(Stored dataset items)
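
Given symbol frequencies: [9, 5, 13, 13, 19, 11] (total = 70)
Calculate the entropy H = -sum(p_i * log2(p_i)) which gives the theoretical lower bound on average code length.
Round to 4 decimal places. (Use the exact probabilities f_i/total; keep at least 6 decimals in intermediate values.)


Per-symbol terms -p_i * log2(p_i) with p_i = f_i/70:
  p = 9/70 = 0.128571: log2(p) = -2.959358, -p*log2(p) = 0.380489
  p = 5/70 = 0.071429: log2(p) = -3.807355, -p*log2(p) = 0.271954
  p = 13/70 = 0.185714: log2(p) = -2.428843, -p*log2(p) = 0.451071
  p = 13/70 = 0.185714: log2(p) = -2.428843, -p*log2(p) = 0.451071
  p = 19/70 = 0.271429: log2(p) = -1.881356, -p*log2(p) = 0.510654
  p = 11/70 = 0.157143: log2(p) = -2.669851, -p*log2(p) = 0.419548
H = 0.380489 + 0.271954 + 0.451071 + 0.451071 + 0.510654 + 0.419548 = 2.484787

H = 2.4848 bits/symbol


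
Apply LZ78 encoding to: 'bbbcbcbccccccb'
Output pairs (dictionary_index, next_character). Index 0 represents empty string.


LZ78 encoding steps:
Dictionary: {0: ''}
Step 1: w='' (idx 0), next='b' -> output (0, 'b'), add 'b' as idx 1
Step 2: w='b' (idx 1), next='b' -> output (1, 'b'), add 'bb' as idx 2
Step 3: w='' (idx 0), next='c' -> output (0, 'c'), add 'c' as idx 3
Step 4: w='b' (idx 1), next='c' -> output (1, 'c'), add 'bc' as idx 4
Step 5: w='bc' (idx 4), next='c' -> output (4, 'c'), add 'bcc' as idx 5
Step 6: w='c' (idx 3), next='c' -> output (3, 'c'), add 'cc' as idx 6
Step 7: w='cc' (idx 6), next='b' -> output (6, 'b'), add 'ccb' as idx 7


Encoded: [(0, 'b'), (1, 'b'), (0, 'c'), (1, 'c'), (4, 'c'), (3, 'c'), (6, 'b')]


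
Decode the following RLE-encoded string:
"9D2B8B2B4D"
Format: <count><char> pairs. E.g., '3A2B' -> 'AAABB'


Expanding each <count><char> pair:
  9D -> 'DDDDDDDDD'
  2B -> 'BB'
  8B -> 'BBBBBBBB'
  2B -> 'BB'
  4D -> 'DDDD'

Decoded = DDDDDDDDDBBBBBBBBBBBBDDDD


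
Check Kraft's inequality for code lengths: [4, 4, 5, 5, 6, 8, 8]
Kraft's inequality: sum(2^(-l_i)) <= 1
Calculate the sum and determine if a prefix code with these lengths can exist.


Sum = 2^(-4) + 2^(-4) + 2^(-5) + 2^(-5) + 2^(-6) + 2^(-8) + 2^(-8)
    = 0.0625 + 0.0625 + 0.03125 + 0.03125 + 0.015625 + 0.00390625 + 0.00390625
    = 54/256 = 0.2109375
Since 0.2109375 <= 1, Kraft's inequality IS satisfied.
A prefix code with these lengths CAN exist.

Kraft sum = 0.2109375. Satisfied.


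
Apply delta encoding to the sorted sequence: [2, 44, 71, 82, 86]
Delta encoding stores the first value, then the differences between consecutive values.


First value: 2
Deltas:
  44 - 2 = 42
  71 - 44 = 27
  82 - 71 = 11
  86 - 82 = 4


Delta encoded: [2, 42, 27, 11, 4]


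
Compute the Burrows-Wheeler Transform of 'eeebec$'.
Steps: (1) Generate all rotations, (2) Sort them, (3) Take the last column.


Rotations (sorted):
  0: $eeebec -> last char: c
  1: bec$eee -> last char: e
  2: c$eeebe -> last char: e
  3: ebec$ee -> last char: e
  4: ec$eeeb -> last char: b
  5: eebec$e -> last char: e
  6: eeebec$ -> last char: $


BWT = ceeebe$


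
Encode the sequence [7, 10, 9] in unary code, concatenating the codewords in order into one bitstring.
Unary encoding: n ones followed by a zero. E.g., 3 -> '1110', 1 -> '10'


Encode each number as n ones followed by a terminating 0:
  7 -> 11111110 (8 bits)
  10 -> 11111111110 (11 bits)
  9 -> 1111111110 (10 bits)
Total length = 8 + 11 + 10 = 29 bits.

Unary([7, 10, 9]) = 11111110111111111101111111110 (29 bits)


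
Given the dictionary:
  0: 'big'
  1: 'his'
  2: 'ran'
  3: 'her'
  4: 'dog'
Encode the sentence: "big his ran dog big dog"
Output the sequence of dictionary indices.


Look up each word in the dictionary:
  'big' -> 0
  'his' -> 1
  'ran' -> 2
  'dog' -> 4
  'big' -> 0
  'dog' -> 4

Encoded: [0, 1, 2, 4, 0, 4]


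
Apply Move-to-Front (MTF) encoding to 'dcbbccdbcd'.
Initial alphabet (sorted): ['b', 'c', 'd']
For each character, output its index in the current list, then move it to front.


MTF encoding:
'd': index 2 in ['b', 'c', 'd'] -> ['d', 'b', 'c']
'c': index 2 in ['d', 'b', 'c'] -> ['c', 'd', 'b']
'b': index 2 in ['c', 'd', 'b'] -> ['b', 'c', 'd']
'b': index 0 in ['b', 'c', 'd'] -> ['b', 'c', 'd']
'c': index 1 in ['b', 'c', 'd'] -> ['c', 'b', 'd']
'c': index 0 in ['c', 'b', 'd'] -> ['c', 'b', 'd']
'd': index 2 in ['c', 'b', 'd'] -> ['d', 'c', 'b']
'b': index 2 in ['d', 'c', 'b'] -> ['b', 'd', 'c']
'c': index 2 in ['b', 'd', 'c'] -> ['c', 'b', 'd']
'd': index 2 in ['c', 'b', 'd'] -> ['d', 'c', 'b']


Output: [2, 2, 2, 0, 1, 0, 2, 2, 2, 2]


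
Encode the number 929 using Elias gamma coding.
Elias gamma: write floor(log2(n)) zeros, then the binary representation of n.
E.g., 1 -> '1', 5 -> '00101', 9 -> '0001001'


num_bits = floor(log2(929)) + 1 = 10
leading_zeros = num_bits - 1 = 9
binary(929) = 1110100001

Elias gamma(929) = '000000000' + '1110100001' = 0000000001110100001 (19 bits)


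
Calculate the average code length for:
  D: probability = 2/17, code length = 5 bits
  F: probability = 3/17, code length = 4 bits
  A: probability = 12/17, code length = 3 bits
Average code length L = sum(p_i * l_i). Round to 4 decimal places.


Weighted contributions p_i * l_i:
  D: (2/17) * 5 = 10/17
  F: (3/17) * 4 = 12/17
  A: (12/17) * 3 = 36/17
Sum = (10 + 12 + 36)/17 = 58/17

L = 58/17 = 3.4118 bits/symbol


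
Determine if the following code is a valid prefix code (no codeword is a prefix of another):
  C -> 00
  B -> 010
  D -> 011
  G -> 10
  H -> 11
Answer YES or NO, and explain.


Checking each pair (does one codeword prefix another?):
  C='00' vs B='010': no prefix
  C='00' vs D='011': no prefix
  C='00' vs G='10': no prefix
  C='00' vs H='11': no prefix
  B='010' vs C='00': no prefix
  B='010' vs D='011': no prefix
  B='010' vs G='10': no prefix
  B='010' vs H='11': no prefix
  D='011' vs C='00': no prefix
  D='011' vs B='010': no prefix
  D='011' vs G='10': no prefix
  D='011' vs H='11': no prefix
  G='10' vs C='00': no prefix
  G='10' vs B='010': no prefix
  G='10' vs D='011': no prefix
  G='10' vs H='11': no prefix
  H='11' vs C='00': no prefix
  H='11' vs B='010': no prefix
  H='11' vs D='011': no prefix
  H='11' vs G='10': no prefix
No violation found over all pairs.

YES -- this is a valid prefix code. No codeword is a prefix of any other codeword.


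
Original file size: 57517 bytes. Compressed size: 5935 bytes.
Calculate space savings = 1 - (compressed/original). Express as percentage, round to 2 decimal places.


ratio = compressed/original = 5935/57517 = 0.103187
savings = 1 - ratio = 1 - 0.103187 = 0.896813
as a percentage: 0.896813 * 100 = 89.68%

Space savings = 1 - 5935/57517 = 89.68%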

(Exercise objective)
Every line from the first entry to the line containing "Kraft's inequality: sum(2^(-l_i)) <= 1" should be transcribed exactly, and nothing beyond it.

(Worked solution)
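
Given symbol frequencies: [9, 5, 13, 13, 19, 11] (total = 70)
Calculate the entropy H = -sum(p_i * log2(p_i)) which gives the theoretical lower bound on average code length.
Round to 4 decimal places. (Use the exact probabilities f_i/total; keep at least 6 decimals in intermediate values.)


Per-symbol terms -p_i * log2(p_i) with p_i = f_i/70:
  p = 9/70 = 0.128571: log2(p) = -2.959358, -p*log2(p) = 0.380489
  p = 5/70 = 0.071429: log2(p) = -3.807355, -p*log2(p) = 0.271954
  p = 13/70 = 0.185714: log2(p) = -2.428843, -p*log2(p) = 0.451071
  p = 13/70 = 0.185714: log2(p) = -2.428843, -p*log2(p) = 0.451071
  p = 19/70 = 0.271429: log2(p) = -1.881356, -p*log2(p) = 0.510654
  p = 11/70 = 0.157143: log2(p) = -2.669851, -p*log2(p) = 0.419548
H = 0.380489 + 0.271954 + 0.451071 + 0.451071 + 0.510654 + 0.419548 = 2.484787

H = 2.4848 bits/symbol


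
Apply LZ78 encoding to: 'bbbcbcbccccccb'
Output pairs (dictionary_index, next_character). Index 0 represents empty string.


LZ78 encoding steps:
Dictionary: {0: ''}
Step 1: w='' (idx 0), next='b' -> output (0, 'b'), add 'b' as idx 1
Step 2: w='b' (idx 1), next='b' -> output (1, 'b'), add 'bb' as idx 2
Step 3: w='' (idx 0), next='c' -> output (0, 'c'), add 'c' as idx 3
Step 4: w='b' (idx 1), next='c' -> output (1, 'c'), add 'bc' as idx 4
Step 5: w='bc' (idx 4), next='c' -> output (4, 'c'), add 'bcc' as idx 5
Step 6: w='c' (idx 3), next='c' -> output (3, 'c'), add 'cc' as idx 6
Step 7: w='cc' (idx 6), next='b' -> output (6, 'b'), add 'ccb' as idx 7


Encoded: [(0, 'b'), (1, 'b'), (0, 'c'), (1, 'c'), (4, 'c'), (3, 'c'), (6, 'b')]


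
Decode the following RLE-encoded string:
"9D2B8B2B4D"
Format: <count><char> pairs. E.g., '3A2B' -> 'AAABB'


Expanding each <count><char> pair:
  9D -> 'DDDDDDDDD'
  2B -> 'BB'
  8B -> 'BBBBBBBB'
  2B -> 'BB'
  4D -> 'DDDD'

Decoded = DDDDDDDDDBBBBBBBBBBBBDDDD


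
Check Kraft's inequality for code lengths: [4, 4, 5, 5, 6, 8, 8]
Kraft's inequality: sum(2^(-l_i)) <= 1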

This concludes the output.